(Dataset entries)
<<<<

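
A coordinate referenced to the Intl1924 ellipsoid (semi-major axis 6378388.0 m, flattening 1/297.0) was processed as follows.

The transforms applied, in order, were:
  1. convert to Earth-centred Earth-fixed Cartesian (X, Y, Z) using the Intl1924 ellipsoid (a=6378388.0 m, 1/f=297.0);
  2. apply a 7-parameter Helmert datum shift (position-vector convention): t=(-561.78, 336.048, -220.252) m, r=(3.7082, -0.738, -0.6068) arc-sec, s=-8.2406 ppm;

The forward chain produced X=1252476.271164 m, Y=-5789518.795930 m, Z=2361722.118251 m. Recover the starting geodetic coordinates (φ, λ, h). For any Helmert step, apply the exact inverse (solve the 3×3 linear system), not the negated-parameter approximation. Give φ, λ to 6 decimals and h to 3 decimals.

start: X=1252476.2712, Y=-5789518.7959, Z=2361722.1183 m
→ Helmert⁻¹: X=1253073.8612, Y=-5789856.4050, Z=2362061.4401
→ geod (Bowring, a=6378388.000): φ=21.87209500°, λ=-77.78806400°, h=2028.5490 m

φ=21.872095°, λ=-77.788064°, h=2028.549 m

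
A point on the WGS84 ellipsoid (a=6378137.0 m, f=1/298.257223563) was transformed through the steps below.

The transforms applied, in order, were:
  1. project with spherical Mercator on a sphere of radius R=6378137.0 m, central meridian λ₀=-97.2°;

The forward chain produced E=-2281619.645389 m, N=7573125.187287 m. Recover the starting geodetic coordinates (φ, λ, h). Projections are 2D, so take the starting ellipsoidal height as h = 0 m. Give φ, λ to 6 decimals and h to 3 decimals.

φ=56.073820°, λ=-117.696138°, h=0.000 m

start: E=-2281619.6454, N=7573125.1873 m
→ merc⁻¹: φ=56.07382000°, λ=-117.69613800°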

>>>>

▶ **BRIEF**
Start with the first line of the data and print every line exactly. The line containing "1. project with" is the last one to include.

▶ **ANSWER TO THIS EXERCISE**
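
A coordinate referenced to the Intl1924 ellipsoid (semi-major axis 6378388.0 m, flattening 1/297.0) was processed as follows.

The transforms applied, in order, were:
  1. convert to Earth-centred Earth-fixed Cartesian (X, Y, Z) using the Intl1924 ellipsoid (a=6378388.0 m, 1/f=297.0);
  2. apply a 7-parameter Helmert datum shift (position-vector convention): t=(-561.78, 336.048, -220.252) m, r=(3.7082, -0.738, -0.6068) arc-sec, s=-8.2406 ppm;

The forward chain produced X=1252476.271164 m, Y=-5789518.795930 m, Z=2361722.118251 m. Recover the starting geodetic coordinates (φ, λ, h). For any Helmert step, apply the exact inverse (solve the 3×3 linear system), not the negated-parameter approximation. Give φ, λ to 6 decimals and h to 3 decimals.

start: X=1252476.2712, Y=-5789518.7959, Z=2361722.1183 m
→ Helmert⁻¹: X=1253073.8612, Y=-5789856.4050, Z=2362061.4401
→ geod (Bowring, a=6378388.000): φ=21.87209500°, λ=-77.78806400°, h=2028.5490 m

φ=21.872095°, λ=-77.788064°, h=2028.549 m

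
A point on the WGS84 ellipsoid (a=6378137.0 m, f=1/298.257223563) was transformed through the steps below.

The transforms applied, in order, were:
  1. project with spherical Mercator on a sphere of radius R=6378137.0 m, central meridian λ₀=-97.2°;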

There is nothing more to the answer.